### Records to process
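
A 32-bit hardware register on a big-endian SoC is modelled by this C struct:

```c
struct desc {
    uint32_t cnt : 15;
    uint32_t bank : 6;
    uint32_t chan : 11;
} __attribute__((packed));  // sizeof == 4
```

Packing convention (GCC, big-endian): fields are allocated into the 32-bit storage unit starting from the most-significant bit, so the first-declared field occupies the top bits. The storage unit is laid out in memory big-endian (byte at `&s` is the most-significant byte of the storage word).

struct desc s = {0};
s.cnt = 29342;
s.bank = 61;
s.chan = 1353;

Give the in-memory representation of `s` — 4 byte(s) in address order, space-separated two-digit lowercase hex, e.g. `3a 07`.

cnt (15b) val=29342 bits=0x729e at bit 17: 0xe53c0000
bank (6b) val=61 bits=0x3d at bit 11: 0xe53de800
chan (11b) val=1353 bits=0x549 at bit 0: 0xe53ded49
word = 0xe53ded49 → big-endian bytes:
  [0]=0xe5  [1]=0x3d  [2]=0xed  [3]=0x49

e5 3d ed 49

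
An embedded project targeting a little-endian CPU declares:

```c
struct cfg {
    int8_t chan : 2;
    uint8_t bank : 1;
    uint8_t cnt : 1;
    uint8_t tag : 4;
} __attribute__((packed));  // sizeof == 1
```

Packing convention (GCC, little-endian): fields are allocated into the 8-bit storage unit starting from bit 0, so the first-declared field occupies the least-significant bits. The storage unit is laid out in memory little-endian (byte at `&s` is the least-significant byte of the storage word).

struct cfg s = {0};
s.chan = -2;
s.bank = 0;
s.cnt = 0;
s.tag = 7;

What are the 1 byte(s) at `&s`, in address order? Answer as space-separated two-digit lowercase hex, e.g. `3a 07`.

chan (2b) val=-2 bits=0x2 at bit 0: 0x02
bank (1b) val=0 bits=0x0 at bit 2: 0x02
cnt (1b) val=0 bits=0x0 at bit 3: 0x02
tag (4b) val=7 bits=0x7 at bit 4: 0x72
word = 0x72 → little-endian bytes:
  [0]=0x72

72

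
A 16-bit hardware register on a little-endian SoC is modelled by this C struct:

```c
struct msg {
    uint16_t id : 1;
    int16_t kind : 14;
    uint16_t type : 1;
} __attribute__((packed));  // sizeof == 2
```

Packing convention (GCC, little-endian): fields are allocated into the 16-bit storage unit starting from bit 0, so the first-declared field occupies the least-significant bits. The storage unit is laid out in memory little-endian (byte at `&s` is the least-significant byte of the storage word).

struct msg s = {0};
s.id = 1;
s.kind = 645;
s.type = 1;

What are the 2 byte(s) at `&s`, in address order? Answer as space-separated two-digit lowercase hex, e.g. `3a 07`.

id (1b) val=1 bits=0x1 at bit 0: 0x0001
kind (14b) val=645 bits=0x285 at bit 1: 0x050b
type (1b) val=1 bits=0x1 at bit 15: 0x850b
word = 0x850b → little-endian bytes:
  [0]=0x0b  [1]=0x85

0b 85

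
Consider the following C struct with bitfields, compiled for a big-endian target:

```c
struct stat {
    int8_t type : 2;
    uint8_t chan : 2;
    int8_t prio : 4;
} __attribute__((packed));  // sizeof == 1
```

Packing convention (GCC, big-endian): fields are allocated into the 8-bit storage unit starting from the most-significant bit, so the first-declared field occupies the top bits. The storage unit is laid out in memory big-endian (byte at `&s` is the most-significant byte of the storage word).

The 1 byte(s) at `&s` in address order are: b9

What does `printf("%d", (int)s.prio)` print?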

...

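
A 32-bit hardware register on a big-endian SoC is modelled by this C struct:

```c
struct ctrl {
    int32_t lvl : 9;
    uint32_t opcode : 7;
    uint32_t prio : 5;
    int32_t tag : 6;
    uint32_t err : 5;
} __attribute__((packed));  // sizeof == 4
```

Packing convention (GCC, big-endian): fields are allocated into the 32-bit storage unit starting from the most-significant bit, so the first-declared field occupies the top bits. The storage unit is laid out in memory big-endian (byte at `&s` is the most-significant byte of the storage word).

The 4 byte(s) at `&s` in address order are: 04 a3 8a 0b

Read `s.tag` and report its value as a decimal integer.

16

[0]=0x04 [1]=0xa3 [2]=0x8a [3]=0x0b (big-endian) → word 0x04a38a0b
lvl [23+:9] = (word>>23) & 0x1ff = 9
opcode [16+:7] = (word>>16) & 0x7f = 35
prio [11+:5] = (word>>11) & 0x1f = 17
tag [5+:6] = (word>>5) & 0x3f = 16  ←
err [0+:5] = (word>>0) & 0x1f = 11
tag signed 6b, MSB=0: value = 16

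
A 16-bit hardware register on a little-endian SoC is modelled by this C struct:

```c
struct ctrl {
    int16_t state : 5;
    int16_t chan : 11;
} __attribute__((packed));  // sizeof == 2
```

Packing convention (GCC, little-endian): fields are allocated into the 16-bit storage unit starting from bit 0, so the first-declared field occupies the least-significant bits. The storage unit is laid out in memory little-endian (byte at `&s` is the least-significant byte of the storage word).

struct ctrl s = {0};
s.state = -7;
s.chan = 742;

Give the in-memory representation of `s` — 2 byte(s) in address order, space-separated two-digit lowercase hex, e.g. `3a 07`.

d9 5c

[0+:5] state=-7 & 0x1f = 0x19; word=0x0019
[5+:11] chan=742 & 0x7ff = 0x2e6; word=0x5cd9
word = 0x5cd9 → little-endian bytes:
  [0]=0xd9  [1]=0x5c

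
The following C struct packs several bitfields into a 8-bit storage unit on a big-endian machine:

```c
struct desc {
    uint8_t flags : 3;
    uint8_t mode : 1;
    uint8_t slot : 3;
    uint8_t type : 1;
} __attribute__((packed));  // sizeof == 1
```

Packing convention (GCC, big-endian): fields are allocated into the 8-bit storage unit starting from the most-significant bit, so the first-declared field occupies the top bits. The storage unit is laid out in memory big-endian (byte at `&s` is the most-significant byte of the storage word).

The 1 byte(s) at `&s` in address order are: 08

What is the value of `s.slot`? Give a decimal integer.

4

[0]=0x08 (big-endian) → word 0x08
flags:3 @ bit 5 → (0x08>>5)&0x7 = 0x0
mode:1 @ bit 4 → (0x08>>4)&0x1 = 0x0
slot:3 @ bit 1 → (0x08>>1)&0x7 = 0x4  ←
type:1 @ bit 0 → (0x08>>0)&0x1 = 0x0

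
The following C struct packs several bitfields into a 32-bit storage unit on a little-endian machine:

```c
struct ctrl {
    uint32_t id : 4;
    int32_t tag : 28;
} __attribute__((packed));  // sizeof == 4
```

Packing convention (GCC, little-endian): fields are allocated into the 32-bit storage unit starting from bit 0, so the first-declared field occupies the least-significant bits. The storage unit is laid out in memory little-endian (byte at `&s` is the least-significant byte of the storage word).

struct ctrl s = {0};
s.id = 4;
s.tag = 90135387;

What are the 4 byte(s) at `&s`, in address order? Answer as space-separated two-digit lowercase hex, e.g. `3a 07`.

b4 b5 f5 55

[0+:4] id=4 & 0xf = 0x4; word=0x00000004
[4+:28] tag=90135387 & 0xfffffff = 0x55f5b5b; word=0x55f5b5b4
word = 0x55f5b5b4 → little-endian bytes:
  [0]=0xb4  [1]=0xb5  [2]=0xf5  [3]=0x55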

### Exercise requirements
All lines above that contain the word "following" are to be copied.

### The completed task
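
Consider the following C struct with bitfields, compiled for a big-endian target:
The following C struct packs several bitfields into a 8-bit storage unit on a big-endian machine:
The following C struct packs several bitfields into a 32-bit storage unit on a little-endian machine: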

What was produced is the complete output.